[[ Information shown, beginning ]]
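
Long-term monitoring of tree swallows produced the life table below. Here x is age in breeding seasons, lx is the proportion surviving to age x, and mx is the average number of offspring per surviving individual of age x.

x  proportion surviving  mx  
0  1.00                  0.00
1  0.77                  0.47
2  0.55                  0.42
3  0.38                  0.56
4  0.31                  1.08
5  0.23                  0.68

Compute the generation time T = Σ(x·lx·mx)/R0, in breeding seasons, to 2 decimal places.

2.76

lx·mx: 0, 0.3619, 0.231, 0.2128, 0.3348, 0.1564 → R0 = 1.2969
x·lx·mx: 0, 0.3619, 0.462, 0.6384, 1.3392, 0.782 → Σ = 3.5835
T = 3.5835 / 1.2969 = 2.763127… → 2.76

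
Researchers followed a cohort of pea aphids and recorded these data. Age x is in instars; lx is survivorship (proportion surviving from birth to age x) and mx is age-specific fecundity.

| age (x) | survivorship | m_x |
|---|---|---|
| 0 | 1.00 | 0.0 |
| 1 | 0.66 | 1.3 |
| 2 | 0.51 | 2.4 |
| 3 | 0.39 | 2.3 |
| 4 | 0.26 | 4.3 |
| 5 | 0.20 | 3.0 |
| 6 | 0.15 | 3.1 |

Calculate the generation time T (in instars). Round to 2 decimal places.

3.15

lx·mx: 0, 0.858, 1.224, 0.897, 1.118, 0.6, 0.465 → R0 = 5.162
x·lx·mx: 0, 0.858, 2.448, 2.691, 4.472, 3, 2.79 → Σ = 16.259
T = 16.259 / 5.162 = 3.149748… → 3.15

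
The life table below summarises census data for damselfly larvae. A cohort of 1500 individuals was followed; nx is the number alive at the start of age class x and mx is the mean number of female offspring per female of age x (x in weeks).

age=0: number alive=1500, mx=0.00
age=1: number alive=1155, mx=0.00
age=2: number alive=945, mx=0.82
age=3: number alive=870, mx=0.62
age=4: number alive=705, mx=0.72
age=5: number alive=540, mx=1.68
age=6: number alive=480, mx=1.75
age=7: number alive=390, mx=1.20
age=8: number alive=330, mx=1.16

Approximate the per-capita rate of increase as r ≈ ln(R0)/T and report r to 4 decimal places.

0.2262

lx = nx/n0 = nx/1500: 1, 0.77, 0.63, 0.58, 0.47, 0.36, 0.32, 0.26, 0.22
R0 = Σ lx·mx = 0 + 0 + 0.5166 + 0.3596 + 0.3384 + 0.6048 + 0.56 + 0.312 + 0.2552 = 2.9466
Σ x·lx·mx = 14.0752; T = 14.0752/2.9466 = 4.77676…
r ≈ ln(R0)/T = ln(2.9466)/4.77676… = 0.226231… → 0.2262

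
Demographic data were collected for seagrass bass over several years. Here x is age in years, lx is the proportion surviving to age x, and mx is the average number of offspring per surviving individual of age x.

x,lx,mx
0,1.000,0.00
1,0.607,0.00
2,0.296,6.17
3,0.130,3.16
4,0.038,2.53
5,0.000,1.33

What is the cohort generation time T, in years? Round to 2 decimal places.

2.26

lx·mx: 0, 0, 1.82632, 0.4108, 0.09614, 0 → R0 = 2.33326
x·lx·mx: 0, 0, 3.65264, 1.2324, 0.38456, 0 → Σ = 5.2696
T = 5.2696 / 2.33326 = 2.258471… → 2.26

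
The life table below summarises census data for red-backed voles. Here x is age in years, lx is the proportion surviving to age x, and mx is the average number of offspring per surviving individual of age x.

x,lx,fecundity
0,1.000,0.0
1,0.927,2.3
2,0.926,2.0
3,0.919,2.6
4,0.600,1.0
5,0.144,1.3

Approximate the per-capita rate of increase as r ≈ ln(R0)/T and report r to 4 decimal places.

R0 = Σ lx·mx = 0 + 2.1321 + 1.852 + 2.3894 + 0.6 + 0.1872 = 7.1607
Σ x·lx·mx = 16.3403; T = 16.3403/7.1607 = 2.28194…
r ≈ ln(R0)/T = ln(7.1607)/2.28194… = 0.86269… → 0.8627

0.8627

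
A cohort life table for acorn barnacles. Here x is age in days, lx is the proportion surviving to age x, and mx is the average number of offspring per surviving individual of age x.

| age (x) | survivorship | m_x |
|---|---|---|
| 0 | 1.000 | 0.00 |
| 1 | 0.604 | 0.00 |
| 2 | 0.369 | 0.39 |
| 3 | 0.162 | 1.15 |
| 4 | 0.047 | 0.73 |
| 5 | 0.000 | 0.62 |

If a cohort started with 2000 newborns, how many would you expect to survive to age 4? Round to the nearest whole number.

Expected survivors = N0 · l_4 = 2000 × 0.047 = 94 → 94

94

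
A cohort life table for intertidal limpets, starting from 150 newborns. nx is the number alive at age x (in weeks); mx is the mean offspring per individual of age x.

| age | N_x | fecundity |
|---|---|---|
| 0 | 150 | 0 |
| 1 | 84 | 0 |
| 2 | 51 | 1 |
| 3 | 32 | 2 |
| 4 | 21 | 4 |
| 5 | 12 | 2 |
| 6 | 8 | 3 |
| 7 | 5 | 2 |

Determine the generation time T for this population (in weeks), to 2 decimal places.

lx = nx/n0 = nx/150: 1, 0.56, 0.34, 0.21333…, 0.14, 0.08, 0.05333…, 0.03333…
lx·mx: 0, 0, 0.34, 0.426667…, 0.56, 0.16, 0.16…, 0.066667… → R0 = 1.713333…
x·lx·mx: 0, 0, 0.68, 1.28…, 2.24, 0.8, 0.96…, 0.466667… → Σ = 6.426667…
T = 6.426667… / 1.713333… = 3.750973… → 3.75

3.75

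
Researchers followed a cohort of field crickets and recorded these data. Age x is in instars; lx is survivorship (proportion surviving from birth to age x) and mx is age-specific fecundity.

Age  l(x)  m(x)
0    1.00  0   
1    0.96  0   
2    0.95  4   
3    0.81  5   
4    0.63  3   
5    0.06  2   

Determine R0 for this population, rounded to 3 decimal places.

9.860

lx·mx by age: 0, 0, 3.8, 4.05, 1.89, 0.12
R0 = Σ lx·mx = 9.86 → 9.860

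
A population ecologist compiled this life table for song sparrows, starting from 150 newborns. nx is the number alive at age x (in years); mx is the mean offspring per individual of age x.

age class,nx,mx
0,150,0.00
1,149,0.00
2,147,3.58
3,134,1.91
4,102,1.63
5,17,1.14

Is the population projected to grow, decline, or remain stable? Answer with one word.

growing

lx = nx/n0 = nx/150: 1, 0.99333…, 0.98, 0.89333…, 0.68, 0.11333…
R0 = Σ lx·mx = 0 + 0 + 3.5084 + 1.706267… + 1.1084 + 0.1292… = 6.452267…
R0 > 1, so the population is growing.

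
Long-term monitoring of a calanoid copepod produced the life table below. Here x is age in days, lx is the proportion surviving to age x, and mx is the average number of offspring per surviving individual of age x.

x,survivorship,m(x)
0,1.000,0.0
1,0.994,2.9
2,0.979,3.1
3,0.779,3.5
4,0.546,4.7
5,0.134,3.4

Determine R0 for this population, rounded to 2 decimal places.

lx·mx by age: 0, 2.8826, 3.0349, 2.7265, 2.5662, 0.4556
R0 = Σ lx·mx = 11.6658 → 11.67

11.67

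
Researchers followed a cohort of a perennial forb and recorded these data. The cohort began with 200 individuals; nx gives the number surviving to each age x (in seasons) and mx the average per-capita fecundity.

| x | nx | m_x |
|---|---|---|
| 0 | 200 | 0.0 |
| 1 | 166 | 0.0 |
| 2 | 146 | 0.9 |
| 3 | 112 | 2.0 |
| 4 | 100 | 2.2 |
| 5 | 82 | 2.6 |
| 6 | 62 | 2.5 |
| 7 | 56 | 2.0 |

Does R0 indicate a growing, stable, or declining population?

lx = nx/n0 = nx/200: 1, 0.83, 0.73, 0.56, 0.5, 0.41, 0.31, 0.28
R0 = Σ lx·mx = 0 + 0 + 0.657 + 1.12 + 1.1 + 1.066 + 0.775 + 0.56 = 5.278
R0 > 1, so the population is growing.

growing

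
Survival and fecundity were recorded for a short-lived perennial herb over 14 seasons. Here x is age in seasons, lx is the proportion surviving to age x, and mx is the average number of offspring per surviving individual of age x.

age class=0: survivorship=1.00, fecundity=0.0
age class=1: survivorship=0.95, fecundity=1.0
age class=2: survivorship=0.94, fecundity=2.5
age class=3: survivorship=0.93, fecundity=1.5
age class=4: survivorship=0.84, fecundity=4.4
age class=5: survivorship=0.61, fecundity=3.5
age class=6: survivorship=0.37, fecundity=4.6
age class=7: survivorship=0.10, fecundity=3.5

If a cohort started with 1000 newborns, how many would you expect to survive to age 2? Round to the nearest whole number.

940

Expected survivors = N0 · l_2 = 1000 × 0.94 = 940 → 940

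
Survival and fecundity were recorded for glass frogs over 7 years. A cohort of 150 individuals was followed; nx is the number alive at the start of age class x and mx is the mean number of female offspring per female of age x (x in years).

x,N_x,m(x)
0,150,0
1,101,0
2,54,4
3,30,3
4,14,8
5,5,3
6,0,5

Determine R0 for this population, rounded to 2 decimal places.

2.89

lx = nx/n0 = nx/150: 1, 0.67333…, 0.36, 0.2, 0.09333…, 0.03333…, 0
lx·mx by age: 0, 0, 1.44, 0.6, 0.746667…, 0.1…, 0
R0 = Σ lx·mx = 2.886667… → 2.89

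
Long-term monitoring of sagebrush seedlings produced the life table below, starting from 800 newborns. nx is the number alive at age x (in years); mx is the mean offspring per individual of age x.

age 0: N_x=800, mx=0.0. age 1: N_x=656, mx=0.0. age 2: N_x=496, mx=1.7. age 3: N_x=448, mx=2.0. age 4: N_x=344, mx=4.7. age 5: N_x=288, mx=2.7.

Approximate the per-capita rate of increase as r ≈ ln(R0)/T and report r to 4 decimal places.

0.4609

lx = nx/n0 = nx/800: 1, 0.82, 0.62, 0.56, 0.43, 0.36
R0 = Σ lx·mx = 0 + 0 + 1.054 + 1.12 + 2.021 + 0.972 = 5.167
Σ x·lx·mx = 18.412; T = 18.412/5.167 = 3.56338…
r ≈ ln(R0)/T = ln(5.167)/3.56338… = 0.46088… → 0.4609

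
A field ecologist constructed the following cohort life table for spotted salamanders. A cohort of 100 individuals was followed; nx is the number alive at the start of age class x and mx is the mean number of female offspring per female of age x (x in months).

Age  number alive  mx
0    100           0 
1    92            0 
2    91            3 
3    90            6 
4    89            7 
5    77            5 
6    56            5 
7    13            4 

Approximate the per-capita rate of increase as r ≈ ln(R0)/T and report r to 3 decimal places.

lx = nx/n0 = nx/100: 1, 0.92, 0.91, 0.9, 0.89, 0.77, 0.56, 0.13
R0 = Σ lx·mx = 0 + 0 + 2.73 + 5.4 + 6.23 + 3.85 + 2.8 + 0.52 = 21.53
Σ x·lx·mx = 86.27; T = 86.27/21.53 = 4.00697…
r ≈ ln(R0)/T = ln(21.53)/4.00697… = 0.76603… → 0.766

0.766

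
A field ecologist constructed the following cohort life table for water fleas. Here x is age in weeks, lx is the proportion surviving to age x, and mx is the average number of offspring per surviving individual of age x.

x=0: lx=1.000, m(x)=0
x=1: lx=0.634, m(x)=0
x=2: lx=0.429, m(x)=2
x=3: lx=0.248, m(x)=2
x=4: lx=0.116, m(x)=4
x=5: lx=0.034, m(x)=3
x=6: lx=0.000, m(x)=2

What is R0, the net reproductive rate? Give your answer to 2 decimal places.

1.92

lx·mx by age: 0, 0, 0.858, 0.496, 0.464, 0.102, 0
R0 = Σ lx·mx = 1.92 → 1.92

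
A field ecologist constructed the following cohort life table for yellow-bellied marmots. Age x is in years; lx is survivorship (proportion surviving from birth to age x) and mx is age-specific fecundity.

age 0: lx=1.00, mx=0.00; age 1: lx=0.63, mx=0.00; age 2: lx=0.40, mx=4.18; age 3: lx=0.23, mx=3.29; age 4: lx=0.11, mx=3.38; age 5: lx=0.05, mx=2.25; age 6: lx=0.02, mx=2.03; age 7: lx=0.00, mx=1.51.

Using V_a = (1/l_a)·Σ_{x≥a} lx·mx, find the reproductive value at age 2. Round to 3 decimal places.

7.384

lx·mx for x ≥ 2: 1.672, 0.7567, 0.3718, 0.1125, 0.0406, 0 → sum = 2.9536
V_2 = 2.9536 / l_2 = 2.9536 / 0.4 = 7.384 → 7.384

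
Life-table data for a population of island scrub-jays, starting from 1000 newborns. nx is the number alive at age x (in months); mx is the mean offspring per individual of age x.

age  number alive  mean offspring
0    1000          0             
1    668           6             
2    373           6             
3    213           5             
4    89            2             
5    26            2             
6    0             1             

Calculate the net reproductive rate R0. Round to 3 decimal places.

lx = nx/n0 = nx/1000: 1, 0.668, 0.373, 0.213, 0.089, 0.026, 0
lx·mx by age: 0, 4.008, 2.238, 1.065, 0.178, 0.052, 0
R0 = Σ lx·mx = 7.541 → 7.541

7.541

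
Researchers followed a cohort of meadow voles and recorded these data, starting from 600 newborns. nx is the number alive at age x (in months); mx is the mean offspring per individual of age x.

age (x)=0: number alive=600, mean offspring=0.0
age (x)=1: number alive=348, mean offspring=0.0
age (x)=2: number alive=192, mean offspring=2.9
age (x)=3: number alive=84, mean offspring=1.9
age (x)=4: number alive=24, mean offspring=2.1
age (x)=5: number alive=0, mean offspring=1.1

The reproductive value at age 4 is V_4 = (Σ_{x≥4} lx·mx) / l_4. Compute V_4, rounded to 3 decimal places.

2.100

lx = nx/n0 = nx/600: 1, 0.58, 0.32, 0.14, 0.04, 0
lx·mx for x ≥ 4: 0.084, 0 → sum = 0.084
V_4 = 0.084 / l_4 = 0.084 / 0.04 = 2.1 → 2.100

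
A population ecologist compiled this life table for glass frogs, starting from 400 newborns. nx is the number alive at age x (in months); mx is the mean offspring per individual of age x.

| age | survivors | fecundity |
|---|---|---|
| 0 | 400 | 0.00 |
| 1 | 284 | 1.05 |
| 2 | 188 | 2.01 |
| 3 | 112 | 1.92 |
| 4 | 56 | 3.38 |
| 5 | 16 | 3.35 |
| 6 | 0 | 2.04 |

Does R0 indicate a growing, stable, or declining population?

lx = nx/n0 = nx/400: 1, 0.71, 0.47, 0.28, 0.14, 0.04, 0
R0 = Σ lx·mx = 0 + 0.7455 + 0.9447 + 0.5376 + 0.4732 + 0.134 + 0 = 2.835
R0 > 1, so the population is growing.

growing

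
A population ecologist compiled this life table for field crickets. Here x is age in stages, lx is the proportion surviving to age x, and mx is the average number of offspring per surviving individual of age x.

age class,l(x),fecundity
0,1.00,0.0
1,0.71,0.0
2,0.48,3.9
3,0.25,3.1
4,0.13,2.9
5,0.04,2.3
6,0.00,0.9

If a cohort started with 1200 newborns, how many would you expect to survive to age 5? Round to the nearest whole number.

Expected survivors = N0 · l_5 = 1200 × 0.04 = 48 → 48

48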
[[ Information shown, end ]]
Instructions for the task:
Starting from the data above, filter for lines with "Here" and copy each one.

Your response:
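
Long-term monitoring of tree swallows produced the life table below. Here x is age in breeding seasons, lx is the proportion surviving to age x, and mx is the average number of offspring per surviving individual of age x.
Demographic data were collected for seagrass bass over several years. Here x is age in years, lx is the proportion surviving to age x, and mx is the average number of offspring per surviving individual of age x.
The life table below summarises census data for red-backed voles. Here x is age in years, lx is the proportion surviving to age x, and mx is the average number of offspring per surviving individual of age x.
A cohort life table for acorn barnacles. Here x is age in days, lx is the proportion surviving to age x, and mx is the average number of offspring per surviving individual of age x.
Long-term monitoring of a calanoid copepod produced the life table below. Here x is age in days, lx is the proportion surviving to age x, and mx is the average number of offspring per surviving individual of age x.
Survival and fecundity were recorded for a short-lived perennial herb over 14 seasons. Here x is age in seasons, lx is the proportion surviving to age x, and mx is the average number of offspring per surviving individual of age x.
A field ecologist constructed the following cohort life table for water fleas. Here x is age in weeks, lx is the proportion surviving to age x, and mx is the average number of offspring per surviving individual of age x.
A population ecologist compiled this life table for field crickets. Here x is age in stages, lx is the proportion surviving to age x, and mx is the average number of offspring per surviving individual of age x.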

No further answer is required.